DATA FOR PROCESSING:
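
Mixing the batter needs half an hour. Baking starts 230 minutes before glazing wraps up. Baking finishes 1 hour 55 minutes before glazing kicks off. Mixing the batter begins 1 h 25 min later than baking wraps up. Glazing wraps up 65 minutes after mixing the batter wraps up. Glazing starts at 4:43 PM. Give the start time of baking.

1:58 PM

Baking ends at 4:43 PM − 115 min = 2:48 PM.
Mixing the batter starts at 2:48 PM + 85 min = 4:13 PM.
Mixing the batter ends at 4:13 PM + 30 min = 4:43 PM.
Glazing ends at 4:43 PM + 65 min = 5:48 PM.
Baking starts at 5:48 PM − 230 min = 1:58 PM.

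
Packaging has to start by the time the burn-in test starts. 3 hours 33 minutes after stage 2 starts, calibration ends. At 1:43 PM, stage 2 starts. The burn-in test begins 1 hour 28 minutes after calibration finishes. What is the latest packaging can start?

Calibration ends at 1:43 PM + 213 min = 5:16 PM.
The burn-in test starts at 5:16 PM + 88 min = 6:44 PM.
Packaging is bounded by the burn-in test, so the latest it can start is 6:44 PM.

6:44 PM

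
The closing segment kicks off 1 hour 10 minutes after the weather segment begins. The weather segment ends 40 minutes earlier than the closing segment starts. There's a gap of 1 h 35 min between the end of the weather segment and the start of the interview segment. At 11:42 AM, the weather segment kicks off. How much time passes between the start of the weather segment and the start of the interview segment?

The closing segment starts at 11:42 AM + 70 min = 12:52 PM.
The weather segment ends at 12:52 PM − 40 min = 12:12 PM.
The interview segment starts at 12:12 PM + 95 min = 1:47 PM.
From 11:42 AM to 1:47 PM is 2 hours 5 minutes.

2 hours 5 minutes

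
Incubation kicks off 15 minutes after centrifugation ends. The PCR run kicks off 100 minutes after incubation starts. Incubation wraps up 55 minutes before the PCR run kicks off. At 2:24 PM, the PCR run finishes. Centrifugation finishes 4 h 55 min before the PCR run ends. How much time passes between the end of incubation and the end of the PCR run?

Centrifugation ends at 2:24 PM − 295 min = 9:29 AM.
Incubation starts at 9:29 AM + 15 min = 9:44 AM.
The PCR run starts at 9:44 AM + 100 min = 11:24 AM.
Incubation ends at 11:24 AM − 55 min = 10:29 AM.
From 10:29 AM to 2:24 PM is 235 minutes.

235 minutes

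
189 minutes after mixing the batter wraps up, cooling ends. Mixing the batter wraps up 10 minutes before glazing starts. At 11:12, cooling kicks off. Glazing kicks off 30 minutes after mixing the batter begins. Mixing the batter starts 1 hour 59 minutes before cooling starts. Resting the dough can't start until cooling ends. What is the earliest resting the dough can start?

Mixing the batter starts at 11:12 − 119 min = 09:13.
Glazing starts at 09:13 + 30 min = 09:43.
Mixing the batter ends at 09:43 − 10 min = 09:33.
Cooling ends at 09:33 + 189 min = 12:42.
Resting the dough is bounded by cooling, so the earliest it can start is 12:42.

12:42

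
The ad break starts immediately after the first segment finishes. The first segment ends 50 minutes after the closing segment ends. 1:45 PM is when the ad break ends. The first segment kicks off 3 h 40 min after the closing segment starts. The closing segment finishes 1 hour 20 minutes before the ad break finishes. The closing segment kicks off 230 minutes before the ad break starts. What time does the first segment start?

1:05 PM

The closing segment ends at 1:45 PM − 80 min = 12:25 PM.
The first segment ends at 12:25 PM + 50 min = 1:15 PM.
So the ad break starts at 1:15 PM.
The closing segment starts at 1:15 PM − 230 min = 9:25 AM.
The first segment starts at 9:25 AM + 220 min = 1:05 PM.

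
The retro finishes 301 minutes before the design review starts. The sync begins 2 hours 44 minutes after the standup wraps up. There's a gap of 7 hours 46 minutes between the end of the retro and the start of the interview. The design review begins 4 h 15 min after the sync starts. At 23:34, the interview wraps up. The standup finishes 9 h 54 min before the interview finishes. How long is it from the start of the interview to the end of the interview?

The standup ends at 23:34 − 594 min = 13:40.
The sync starts at 13:40 + 164 min = 16:24.
The design review starts at 16:24 + 255 min = 20:39.
The retro ends at 20:39 − 301 min = 15:38.
The interview starts at 15:38 + 466 min = 23:24.
From 23:24 to 23:34 is 10 minutes.

10 minutes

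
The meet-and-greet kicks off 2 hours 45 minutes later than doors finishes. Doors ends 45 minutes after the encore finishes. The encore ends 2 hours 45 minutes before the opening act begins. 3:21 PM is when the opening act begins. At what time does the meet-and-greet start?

4:06 PM

The encore ends at 3:21 PM − 165 min = 12:36 PM.
Doors ends at 12:36 PM + 45 min = 1:21 PM.
The meet-and-greet starts at 1:21 PM + 165 min = 4:06 PM.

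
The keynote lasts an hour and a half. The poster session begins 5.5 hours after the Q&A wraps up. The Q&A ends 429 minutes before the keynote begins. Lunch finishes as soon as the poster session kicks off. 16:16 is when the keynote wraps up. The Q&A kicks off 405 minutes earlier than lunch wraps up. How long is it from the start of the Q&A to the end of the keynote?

The keynote starts at 16:16 − 90 min = 14:46.
The Q&A ends at 14:46 − 429 min = 07:37.
The poster session starts at 07:37 + 330 min = 13:07.
So lunch ends at 13:07.
The Q&A starts at 13:07 − 405 min = 06:22.
From 06:22 to 16:16 is 9 h 54 min.

9 h 54 min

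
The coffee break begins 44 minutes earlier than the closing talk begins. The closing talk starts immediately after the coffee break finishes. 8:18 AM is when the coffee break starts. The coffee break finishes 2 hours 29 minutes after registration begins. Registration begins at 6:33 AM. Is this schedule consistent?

Yes

The coffee break ends at 6:33 AM + 149 min = 9:02 AM.
So the closing talk starts at 9:02 AM.
The coffee break starts at 9:02 AM − 44 min = 8:18 AM.
That matches the stated 8:18 AM, so the schedule is consistent.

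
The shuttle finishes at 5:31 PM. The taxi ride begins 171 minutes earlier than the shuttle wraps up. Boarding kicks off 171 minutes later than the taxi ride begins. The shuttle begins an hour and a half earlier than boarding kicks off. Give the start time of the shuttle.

The taxi ride starts at 5:31 PM − 171 min = 2:40 PM.
Boarding starts at 2:40 PM + 171 min = 5:31 PM.
The shuttle starts at 5:31 PM − 90 min = 4:01 PM.

4:01 PM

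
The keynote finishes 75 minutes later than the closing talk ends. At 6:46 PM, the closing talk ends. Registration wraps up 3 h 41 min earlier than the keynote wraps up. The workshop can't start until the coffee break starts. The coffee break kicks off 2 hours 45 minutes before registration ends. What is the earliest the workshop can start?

The keynote ends at 6:46 PM + 75 min = 8:01 PM.
Registration ends at 8:01 PM − 221 min = 4:20 PM.
The coffee break starts at 4:20 PM − 165 min = 1:35 PM.
The workshop is bounded by the coffee break, so the earliest it can start is 1:35 PM.

1:35 PM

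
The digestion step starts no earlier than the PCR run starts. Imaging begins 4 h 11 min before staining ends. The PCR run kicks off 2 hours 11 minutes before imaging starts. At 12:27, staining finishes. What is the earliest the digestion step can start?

06:05

Imaging starts at 12:27 − 251 min = 08:16.
The PCR run starts at 08:16 − 131 min = 06:05.
The digestion step is bounded by the PCR run, so the earliest it can start is 06:05.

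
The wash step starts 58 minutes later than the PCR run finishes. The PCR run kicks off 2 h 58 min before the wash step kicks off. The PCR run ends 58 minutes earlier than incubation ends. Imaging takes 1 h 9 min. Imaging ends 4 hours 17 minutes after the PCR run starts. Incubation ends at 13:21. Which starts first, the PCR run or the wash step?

The PCR run ends at 13:21 − 58 min = 12:23.
The wash step starts at 12:23 + 58 min = 13:21.
The PCR run starts at 13:21 − 178 min = 10:23.
The PCR run starts at 10:23 and the wash step starts at 13:21, so the PCR run is first.

the PCR run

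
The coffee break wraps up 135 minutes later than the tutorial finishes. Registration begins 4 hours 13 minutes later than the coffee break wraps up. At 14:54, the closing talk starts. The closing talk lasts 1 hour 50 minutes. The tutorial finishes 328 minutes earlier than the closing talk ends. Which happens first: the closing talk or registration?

the closing talk

The closing talk ends at 14:54 + 110 min = 16:44.
The tutorial ends at 16:44 − 328 min = 11:16.
The coffee break ends at 11:16 + 135 min = 13:31.
Registration starts at 13:31 + 253 min = 17:44.
The closing talk starts at 14:54 and registration starts at 17:44, so the closing talk is first.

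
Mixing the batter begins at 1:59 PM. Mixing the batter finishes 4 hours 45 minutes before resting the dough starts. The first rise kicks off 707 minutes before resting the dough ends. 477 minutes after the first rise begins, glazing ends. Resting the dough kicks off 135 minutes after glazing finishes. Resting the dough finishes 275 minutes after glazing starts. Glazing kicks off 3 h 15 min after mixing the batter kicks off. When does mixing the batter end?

3:29 PM

Glazing starts at 1:59 PM + 195 min = 5:14 PM.
Resting the dough ends at 5:14 PM + 275 min = 9:49 PM.
The first rise starts at 9:49 PM − 707 min = 10:02 AM.
Glazing ends at 10:02 AM + 477 min = 5:59 PM.
Resting the dough starts at 5:59 PM + 135 min = 8:14 PM.
Mixing the batter ends at 8:14 PM − 285 min = 3:29 PM.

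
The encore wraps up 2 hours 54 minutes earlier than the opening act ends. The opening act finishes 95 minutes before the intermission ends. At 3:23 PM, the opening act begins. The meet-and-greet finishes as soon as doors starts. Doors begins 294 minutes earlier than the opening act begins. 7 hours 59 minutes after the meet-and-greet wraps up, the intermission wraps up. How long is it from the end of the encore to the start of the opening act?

Doors starts at 3:23 PM − 294 min = 10:29 AM.
So the meet-and-greet ends at 10:29 AM.
The intermission ends at 10:29 AM + 479 min = 6:28 PM.
The opening act ends at 6:28 PM − 95 min = 4:53 PM.
The encore ends at 4:53 PM − 174 min = 1:59 PM.
From 1:59 PM to 3:23 PM is 84 minutes.

84 minutes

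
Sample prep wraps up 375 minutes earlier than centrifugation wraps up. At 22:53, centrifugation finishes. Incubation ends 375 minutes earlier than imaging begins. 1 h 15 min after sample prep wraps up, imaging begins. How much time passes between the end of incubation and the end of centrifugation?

Sample prep ends at 22:53 − 375 min = 16:38.
Imaging starts at 16:38 + 75 min = 17:53.
Incubation ends at 17:53 − 375 min = 11:38.
From 11:38 to 22:53 is 11 hours 15 minutes.

11 hours 15 minutes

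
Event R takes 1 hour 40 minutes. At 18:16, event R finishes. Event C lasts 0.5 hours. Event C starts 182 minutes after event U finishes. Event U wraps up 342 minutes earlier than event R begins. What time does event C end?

14:26

Event R starts at 18:16 − 100 min = 16:36.
Event U ends at 16:36 − 342 min = 10:54.
Event C starts at 10:54 + 182 min = 13:56.
Event C ends at 13:56 + 30 min = 14:26.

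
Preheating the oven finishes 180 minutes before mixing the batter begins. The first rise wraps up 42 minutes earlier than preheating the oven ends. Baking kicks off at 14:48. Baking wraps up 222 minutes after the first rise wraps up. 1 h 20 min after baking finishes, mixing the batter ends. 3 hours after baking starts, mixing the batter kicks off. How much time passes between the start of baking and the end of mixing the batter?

260 minutes

Mixing the batter starts at 14:48 + 180 min = 17:48.
Preheating the oven ends at 17:48 − 180 min = 14:48.
The first rise ends at 14:48 − 42 min = 14:06.
Baking ends at 14:06 + 222 min = 17:48.
Mixing the batter ends at 17:48 + 80 min = 19:08.
From 14:48 to 19:08 is 260 minutes.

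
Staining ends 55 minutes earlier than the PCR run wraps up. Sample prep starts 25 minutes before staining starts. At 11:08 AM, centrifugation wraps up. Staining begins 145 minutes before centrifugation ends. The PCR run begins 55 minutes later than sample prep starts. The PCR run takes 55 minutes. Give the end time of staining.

Staining starts at 11:08 AM − 145 min = 8:43 AM.
Sample prep starts at 8:43 AM − 25 min = 8:18 AM.
The PCR run starts at 8:18 AM + 55 min = 9:13 AM.
The PCR run ends at 9:13 AM + 55 min = 10:08 AM.
Staining ends at 10:08 AM − 55 min = 9:13 AM.

9:13 AM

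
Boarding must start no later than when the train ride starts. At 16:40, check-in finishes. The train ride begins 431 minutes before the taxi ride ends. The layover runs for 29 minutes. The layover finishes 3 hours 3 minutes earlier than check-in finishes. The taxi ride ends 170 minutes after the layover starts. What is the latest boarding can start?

The layover ends at 16:40 − 183 min = 13:37.
The layover starts at 13:37 − 29 min = 13:08.
The taxi ride ends at 13:08 + 170 min = 15:58.
The train ride starts at 15:58 − 431 min = 08:47.
Boarding is bounded by the train ride, so the latest it can start is 08:47.

08:47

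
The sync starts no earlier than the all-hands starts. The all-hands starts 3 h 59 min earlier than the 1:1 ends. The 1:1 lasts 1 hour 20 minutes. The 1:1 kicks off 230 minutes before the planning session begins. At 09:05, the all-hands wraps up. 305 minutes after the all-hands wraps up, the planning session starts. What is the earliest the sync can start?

07:41

The planning session starts at 09:05 + 305 min = 14:10.
The 1:1 starts at 14:10 − 230 min = 10:20.
The 1:1 ends at 10:20 + 80 min = 11:40.
The all-hands starts at 11:40 − 239 min = 07:41.
The sync is bounded by the all-hands, so the earliest it can start is 07:41.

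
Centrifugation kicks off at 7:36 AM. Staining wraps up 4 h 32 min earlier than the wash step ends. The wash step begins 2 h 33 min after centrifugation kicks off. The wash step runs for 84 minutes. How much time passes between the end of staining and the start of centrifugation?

The wash step starts at 7:36 AM + 153 min = 10:09 AM.
The wash step ends at 10:09 AM + 84 min = 11:33 AM.
Staining ends at 11:33 AM − 272 min = 7:01 AM.
From 7:01 AM to 7:36 AM is 35 minutes.

35 minutes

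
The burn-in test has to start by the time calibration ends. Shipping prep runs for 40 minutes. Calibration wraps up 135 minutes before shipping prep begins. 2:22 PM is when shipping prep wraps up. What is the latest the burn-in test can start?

11:27 AM

Shipping prep starts at 2:22 PM − 40 min = 1:42 PM.
Calibration ends at 1:42 PM − 135 min = 11:27 AM.
The burn-in test is bounded by calibration, so the latest it can start is 11:27 AM.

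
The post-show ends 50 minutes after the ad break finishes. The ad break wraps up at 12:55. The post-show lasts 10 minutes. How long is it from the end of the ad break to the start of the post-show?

The post-show ends at 12:55 + 50 min = 13:45.
The post-show starts at 13:45 − 10 min = 13:35.
From 12:55 to 13:35 is 40 minutes.

40 minutes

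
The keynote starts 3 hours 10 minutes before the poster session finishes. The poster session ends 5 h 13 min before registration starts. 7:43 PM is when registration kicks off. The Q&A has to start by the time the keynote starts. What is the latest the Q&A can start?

11:20 AM

The poster session ends at 7:43 PM − 313 min = 2:30 PM.
The keynote starts at 2:30 PM − 190 min = 11:20 AM.
The Q&A is bounded by the keynote, so the latest it can start is 11:20 AM.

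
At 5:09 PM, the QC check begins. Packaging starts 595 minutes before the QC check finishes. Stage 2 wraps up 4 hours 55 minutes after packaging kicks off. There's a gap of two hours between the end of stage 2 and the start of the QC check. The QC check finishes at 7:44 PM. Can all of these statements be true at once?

Packaging starts at 7:44 PM − 595 min = 9:49 AM.
Stage 2 ends at 9:49 AM + 295 min = 2:44 PM.
The QC check starts at 2:44 PM + 120 min = 4:44 PM.
But the QC check is also said to start at 5:09 PM — a 25-minute conflict.

No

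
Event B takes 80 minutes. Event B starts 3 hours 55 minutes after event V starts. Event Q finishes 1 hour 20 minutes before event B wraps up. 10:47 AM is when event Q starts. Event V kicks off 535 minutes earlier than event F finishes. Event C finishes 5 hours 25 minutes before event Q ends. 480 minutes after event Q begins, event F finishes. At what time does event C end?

Event F ends at 10:47 AM + 480 min = 6:47 PM.
Event V starts at 6:47 PM − 535 min = 9:52 AM.
Event B starts at 9:52 AM + 235 min = 1:47 PM.
Event B ends at 1:47 PM + 80 min = 3:07 PM.
Event Q ends at 3:07 PM − 80 min = 1:47 PM.
Event C ends at 1:47 PM − 325 min = 8:22 AM.

8:22 AM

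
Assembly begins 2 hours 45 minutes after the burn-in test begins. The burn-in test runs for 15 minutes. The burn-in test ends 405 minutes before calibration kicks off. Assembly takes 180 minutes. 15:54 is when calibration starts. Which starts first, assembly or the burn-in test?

the burn-in test

The burn-in test ends at 15:54 − 405 min = 09:09.
The burn-in test starts at 09:09 − 15 min = 08:54.
Assembly starts at 08:54 + 165 min = 11:39.
Assembly starts at 11:39 and the burn-in test starts at 08:54, so the burn-in test is first.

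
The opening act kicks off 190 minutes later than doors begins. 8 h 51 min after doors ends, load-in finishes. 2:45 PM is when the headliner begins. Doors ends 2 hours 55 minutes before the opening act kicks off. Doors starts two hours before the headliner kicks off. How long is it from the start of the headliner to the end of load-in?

7 h 6 min

Doors starts at 2:45 PM − 120 min = 12:45 PM.
The opening act starts at 12:45 PM + 190 min = 3:55 PM.
Doors ends at 3:55 PM − 175 min = 1:00 PM.
Load-in ends at 1:00 PM + 531 min = 9:51 PM.
From 2:45 PM to 9:51 PM is 7 h 6 min.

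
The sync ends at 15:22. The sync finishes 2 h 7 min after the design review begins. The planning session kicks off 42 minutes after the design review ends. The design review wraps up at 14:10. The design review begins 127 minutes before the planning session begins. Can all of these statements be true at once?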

TASK DETAILS:
The answer must be the line containing "Assembly begins 2" and every line after it through the end of the records, repeated exactly.

ANSWER FOR THE TASK:
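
Assembly begins 2 hours 45 minutes after the burn-in test begins. The burn-in test runs for 15 minutes. The burn-in test ends 405 minutes before calibration kicks off. Assembly takes 180 minutes. 15:54 is when calibration starts. Which starts first, assembly or the burn-in test?

the burn-in test

The burn-in test ends at 15:54 − 405 min = 09:09.
The burn-in test starts at 09:09 − 15 min = 08:54.
Assembly starts at 08:54 + 165 min = 11:39.
Assembly starts at 11:39 and the burn-in test starts at 08:54, so the burn-in test is first.

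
The opening act kicks off 190 minutes later than doors begins. 8 h 51 min after doors ends, load-in finishes. 2:45 PM is when the headliner begins. Doors ends 2 hours 55 minutes before the opening act kicks off. Doors starts two hours before the headliner kicks off. How long is it from the start of the headliner to the end of load-in?

7 h 6 min

Doors starts at 2:45 PM − 120 min = 12:45 PM.
The opening act starts at 12:45 PM + 190 min = 3:55 PM.
Doors ends at 3:55 PM − 175 min = 1:00 PM.
Load-in ends at 1:00 PM + 531 min = 9:51 PM.
From 2:45 PM to 9:51 PM is 7 h 6 min.

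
The sync ends at 15:22. The sync finishes 2 h 7 min after the design review begins. The planning session kicks off 42 minutes after the design review ends. The design review wraps up at 14:10. The design review begins 127 minutes before the planning session begins. Can all of these statements be true at once?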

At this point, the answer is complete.